* _WORK REQUEST_: Find the line that contains "((((r')'·(r')')'·(r')')')': tautology, contradiction, or", then repeat it and each line after it to the end of the records, exactly.

(Stored items)
--

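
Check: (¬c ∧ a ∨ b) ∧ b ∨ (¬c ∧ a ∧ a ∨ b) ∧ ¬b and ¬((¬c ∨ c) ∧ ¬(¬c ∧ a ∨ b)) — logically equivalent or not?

Yes

E1: (¬c ∧ a ∨ b) ∧ b ∨ (¬c ∧ a ∧ a ∨ b) ∧ ¬b
    = (¬c ∧ a ∨ b) ∧ b ∨ (¬c ∧ a ∨ b) ∧ ¬b   (idempotence)
    = ¬c ∧ a ∨ b   (distribution)
E2: ¬((¬c ∨ c) ∧ ¬(¬c ∧ a ∨ b))
    = ¬¬(¬c ∧ a ∨ b)   (complement / identity)
    = ¬c ∧ a ∨ b   (double negation)
Both reduce to ¬c ∧ a ∨ b, so they are equivalent.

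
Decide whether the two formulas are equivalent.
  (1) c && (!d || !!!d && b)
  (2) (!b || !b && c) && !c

E1: c && (!d || !!!d && b)
    = c && (!d || !d && b)
    = c && !d
E2: (!b || !b && c) && !c
    = !b && !c
These differ: at b=0, c=1, d=0, E1 = 1 but E2 = 0.

No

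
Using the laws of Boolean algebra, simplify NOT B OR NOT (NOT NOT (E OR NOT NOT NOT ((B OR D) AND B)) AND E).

NOT B OR NOT E

NOT B OR NOT (NOT NOT (E OR NOT NOT NOT ((B OR D) AND B)) AND E)
= NOT B OR NOT (NOT NOT (E OR NOT NOT NOT B) AND E)   (absorption)
= NOT B OR NOT (NOT NOT (E OR NOT B) AND E)   (double negation)
= NOT B OR NOT ((E OR NOT B) AND E)   (double negation)
= NOT B OR NOT E   (absorption)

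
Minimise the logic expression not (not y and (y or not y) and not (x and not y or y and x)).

y or x

not (not y and (y or not y) and not (x and not y or y and x))
= not (not y and (y or not y) and not x)   [distribution]
= not (not y and not x)   [complement / identity]
= y or x   [De Morgan]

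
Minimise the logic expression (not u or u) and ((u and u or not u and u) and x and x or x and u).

u and x

(not u or u) and ((u and u or not u and u) and x and x or x and u)
= (not u or u) and (u and x and x or x and u)
= (not u or u) and (u and x or u) and x
= (not u or u) and u and x
= u and x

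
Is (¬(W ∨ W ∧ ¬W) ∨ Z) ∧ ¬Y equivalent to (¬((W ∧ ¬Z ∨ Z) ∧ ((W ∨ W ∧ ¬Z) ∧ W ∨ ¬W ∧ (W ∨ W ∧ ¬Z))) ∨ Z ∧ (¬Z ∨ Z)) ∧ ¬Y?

E1: (¬(W ∨ W ∧ ¬W) ∨ Z) ∧ ¬Y
    = (¬W ∨ Z) ∧ ¬Y   — complement / identity
E2: (¬((W ∧ ¬Z ∨ Z) ∧ ((W ∨ W ∧ ¬Z) ∧ W ∨ ¬W ∧ (W ∨ W ∧ ¬Z))) ∨ Z ∧ (¬Z ∨ Z)) ∧ ¬Y
    = (¬((W ∧ ¬Z ∨ Z) ∧ (W ∨ W ∧ ¬Z)) ∨ Z ∧ (¬Z ∨ Z)) ∧ ¬Y   — distribution
    = (¬(W ∧ ¬Z ∨ Z ∧ W) ∨ Z ∧ (¬Z ∨ Z)) ∧ ¬Y   — distribution
    = (¬W ∨ Z ∧ (¬Z ∨ Z)) ∧ ¬Y   — distribution
    = (¬W ∨ Z) ∧ ¬Y   — complement / identity
Both reduce to (¬W ∨ Z) ∧ ¬Y, so they are equivalent.

Yes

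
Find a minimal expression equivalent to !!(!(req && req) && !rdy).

!req && !rdy

!!(!(req && req) && !rdy)
= !!(!req && !rdy)   (idempotence)
= !req && !rdy   (double negation)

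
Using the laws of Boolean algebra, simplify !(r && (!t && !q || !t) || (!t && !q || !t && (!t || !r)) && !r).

t

!(r && (!t && !q || !t) || (!t && !q || !t && (!t || !r)) && !r)
= !(r && (!t && !q || !t) || (!t && !q || !t) && !r)   (absorption)
= !(!t && !q || !t)   (distribution)
= !!t   (absorption)
= t   (double negation)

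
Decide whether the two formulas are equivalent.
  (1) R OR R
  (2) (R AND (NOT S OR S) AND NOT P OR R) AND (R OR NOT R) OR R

Yes

E1: R OR R
    = R
E2: (R AND (NOT S OR S) AND NOT P OR R) AND (R OR NOT R) OR R
    = (R AND NOT P OR R) AND (R OR NOT R) OR R
    = R AND NOT P OR R OR R
    = R OR R
    = R
Both reduce to R, so they are equivalent.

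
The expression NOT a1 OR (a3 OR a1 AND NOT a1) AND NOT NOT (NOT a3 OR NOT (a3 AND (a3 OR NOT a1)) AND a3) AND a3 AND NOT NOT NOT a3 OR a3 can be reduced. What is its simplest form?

NOT a1 OR a3

NOT a1 OR (a3 OR a1 AND NOT a1) AND NOT NOT (NOT a3 OR NOT (a3 AND (a3 OR NOT a1)) AND a3) AND a3 AND NOT NOT NOT a3 OR a3
= NOT a1 OR (a3 OR a1 AND NOT a1) AND NOT NOT (NOT a3 OR NOT a3 AND a3) AND a3 AND NOT NOT NOT a3 OR a3   [absorption]
= NOT a1 OR a3 AND NOT NOT (NOT a3 OR NOT a3 AND a3) AND a3 AND NOT NOT NOT a3 OR a3   [complement / identity]
= NOT a1 OR a3 AND NOT NOT NOT a3 AND a3 AND NOT NOT NOT a3 OR a3   [complement / identity]
= NOT a1 OR a3 AND NOT NOT NOT a3 OR a3   [idempotence]
= NOT a1 OR a3 AND NOT a3 OR a3   [double negation]
= NOT a1 OR a3   [complement / identity]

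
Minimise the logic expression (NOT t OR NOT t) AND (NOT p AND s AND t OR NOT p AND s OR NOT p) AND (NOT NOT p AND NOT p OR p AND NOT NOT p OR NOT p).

NOT t AND NOT p

(NOT t OR NOT t) AND (NOT p AND s AND t OR NOT p AND s OR NOT p) AND (NOT NOT p AND NOT p OR p AND NOT NOT p OR NOT p)
= (NOT t OR NOT t) AND (NOT p AND s AND t OR NOT p AND s OR NOT p) AND (NOT NOT p OR NOT p)
= (NOT t OR NOT t) AND (NOT p AND s OR NOT p) AND (NOT NOT p OR NOT p)
= NOT t AND (NOT p AND s OR NOT p) AND (NOT NOT p OR NOT p)
= NOT t AND (NOT p AND s OR NOT p) AND (p OR NOT p)
= NOT t AND (NOT p AND s OR NOT p)
= NOT t AND NOT p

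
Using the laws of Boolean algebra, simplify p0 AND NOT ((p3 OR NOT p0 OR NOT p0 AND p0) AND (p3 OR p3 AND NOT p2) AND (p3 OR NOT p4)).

p0 AND NOT ((p3 OR NOT p0 OR NOT p0 AND p0) AND (p3 OR p3 AND NOT p2) AND (p3 OR NOT p4))
= p0 AND NOT ((p3 OR NOT p0 OR NOT p0 AND p0) AND p3 AND (p3 OR NOT p4))   (absorption)
= p0 AND NOT ((p3 OR NOT p0 OR NOT p0 AND p0) AND p3)   (absorption)
= p0 AND NOT ((p3 OR NOT p0) AND p3)   (complement / identity)
= p0 AND NOT p3   (absorption)

p0 AND NOT p3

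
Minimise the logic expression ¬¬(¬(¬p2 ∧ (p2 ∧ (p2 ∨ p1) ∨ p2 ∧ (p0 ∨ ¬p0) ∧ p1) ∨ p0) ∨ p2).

¬p0 ∨ p2

¬¬(¬(¬p2 ∧ (p2 ∧ (p2 ∨ p1) ∨ p2 ∧ (p0 ∨ ¬p0) ∧ p1) ∨ p0) ∨ p2)
= ¬¬(¬(¬p2 ∧ (p2 ∨ p2 ∧ (p0 ∨ ¬p0) ∧ p1) ∨ p0) ∨ p2)   [absorption]
= ¬¬(¬(¬p2 ∧ (p2 ∨ p2 ∧ p1) ∨ p0) ∨ p2)   [complement / identity]
= ¬¬(¬(¬p2 ∧ p2 ∨ p0) ∨ p2)   [absorption]
= ¬¬(¬p0 ∨ p2)   [complement / identity]
= ¬p0 ∨ p2   [double negation]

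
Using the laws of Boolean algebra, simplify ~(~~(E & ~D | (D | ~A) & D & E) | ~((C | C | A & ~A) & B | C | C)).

~E & C

~(~~(E & ~D | (D | ~A) & D & E) | ~((C | C | A & ~A) & B | C | C))
= ~(~~(E & ~D | (D | ~A) & D & E) | ~((C | C) & B | C | C))   [complement / identity]
= ~(~~(E & ~D | D & E) | ~((C | C) & B | C | C))   [absorption]
= ~(~~(E & ~D | D & E) | ~(C | C))   [absorption]
= ~(~~E | ~(C | C))   [distribution]
= ~E & (C | C)   [De Morgan]
= ~E & C   [idempotence]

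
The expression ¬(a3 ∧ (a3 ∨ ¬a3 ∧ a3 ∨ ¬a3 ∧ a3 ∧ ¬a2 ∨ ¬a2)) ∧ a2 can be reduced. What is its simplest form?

¬a3 ∧ a2

¬(a3 ∧ (a3 ∨ ¬a3 ∧ a3 ∨ ¬a3 ∧ a3 ∧ ¬a2 ∨ ¬a2)) ∧ a2
= ¬(a3 ∧ (a3 ∨ ¬a3 ∧ a3 ∨ ¬a2)) ∧ a2   (absorption)
= ¬(a3 ∧ (a3 ∨ ¬a2)) ∧ a2   (complement / identity)
= ¬a3 ∧ a2   (absorption)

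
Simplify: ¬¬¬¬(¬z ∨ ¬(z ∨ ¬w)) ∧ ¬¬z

False

¬¬¬¬(¬z ∨ ¬(z ∨ ¬w)) ∧ ¬¬z
= ¬¬(¬z ∨ ¬(z ∨ ¬w)) ∧ ¬¬z   [double negation]
= ¬(z ∧ (z ∨ ¬w)) ∧ ¬¬z   [De Morgan]
= ¬(z ∧ (z ∨ ¬w)) ∧ z   [double negation]
= ¬z ∧ z   [absorption]
= False   [complement]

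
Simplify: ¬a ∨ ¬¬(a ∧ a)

¬a ∨ ¬¬(a ∧ a)
= ¬a ∨ ¬¬a   — idempotence
= ¬a ∨ a   — double negation
= True   — complement

True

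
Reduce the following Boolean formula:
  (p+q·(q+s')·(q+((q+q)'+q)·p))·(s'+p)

(p+q·(q+s')·(q+((q+q)'+q)·p))·(s'+p)
= (p+q·(q+s')·(q+(q'+q)·p))·(s'+p)
= (p+q·(q+(q'+q)·p))·(s'+p)
= (p+q·(q+p))·(s'+p)
= (p+q)·(s'+p)
= p+q·s'

p+q·s'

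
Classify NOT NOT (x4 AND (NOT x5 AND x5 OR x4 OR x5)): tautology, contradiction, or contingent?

contingent

NOT NOT (x4 AND (NOT x5 AND x5 OR x4 OR x5))
= x4 AND (NOT x5 AND x5 OR x4 OR x5)   (double negation)
= x4 AND (x4 OR x5)   (complement / identity)
= x4   (absorption)
This depends on x4, so it is not a constant.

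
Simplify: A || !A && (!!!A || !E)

true

A || !A && (!!!A || !E)
= A || !A && (!A || !E)   [double negation]
= A || !A   [absorption]
= true   [complement]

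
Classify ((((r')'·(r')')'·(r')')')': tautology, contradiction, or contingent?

((((r')'·(r')')'·(r')')')'
= ((((r')')'·(r')')')'   [idempotence]
= ((r'·(r')')')'   [double negation]
= ((r'·r)')'   [double negation]
= r'·r   [double negation]
= 0   [complement]

contradiction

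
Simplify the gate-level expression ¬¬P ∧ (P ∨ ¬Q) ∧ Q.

¬¬P ∧ (P ∨ ¬Q) ∧ Q
= P ∧ (P ∨ ¬Q) ∧ Q   (double negation)
= P ∧ Q   (absorption)

P ∧ Q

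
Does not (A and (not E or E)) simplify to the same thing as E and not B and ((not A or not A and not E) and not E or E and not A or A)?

No

E1: not (A and (not E or E))
    = not A   [complement / identity]
E2: E and not B and ((not A or not A and not E) and not E or E and not A or A)
    = E and not B and (not A and not E or E and not A or A)   [absorption]
    = E and not B and (not A or A)   [distribution]
    = E and not B   [complement / identity]
These differ: at A=0, B=1, E=0, E1 = 1 but E2 = 0.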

--

* _ANSWER BOX_:
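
Classify ((((r')'·(r')')'·(r')')')': tautology, contradiction, or contingent?

((((r')'·(r')')'·(r')')')'
= ((((r')')'·(r')')')'   [idempotence]
= ((r'·(r')')')'   [double negation]
= ((r'·r)')'   [double negation]
= r'·r   [double negation]
= 0   [complement]

contradiction

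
Simplify the gate-level expression ¬¬P ∧ (P ∨ ¬Q) ∧ Q.

¬¬P ∧ (P ∨ ¬Q) ∧ Q
= P ∧ (P ∨ ¬Q) ∧ Q   (double negation)
= P ∧ Q   (absorption)

P ∧ Q

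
Does not (A and (not E or E)) simplify to the same thing as E and not B and ((not A or not A and not E) and not E or E and not A or A)?

No

E1: not (A and (not E or E))
    = not A   [complement / identity]
E2: E and not B and ((not A or not A and not E) and not E or E and not A or A)
    = E and not B and (not A and not E or E and not A or A)   [absorption]
    = E and not B and (not A or A)   [distribution]
    = E and not B   [complement / identity]
These differ: at A=0, B=1, E=0, E1 = 1 but E2 = 0.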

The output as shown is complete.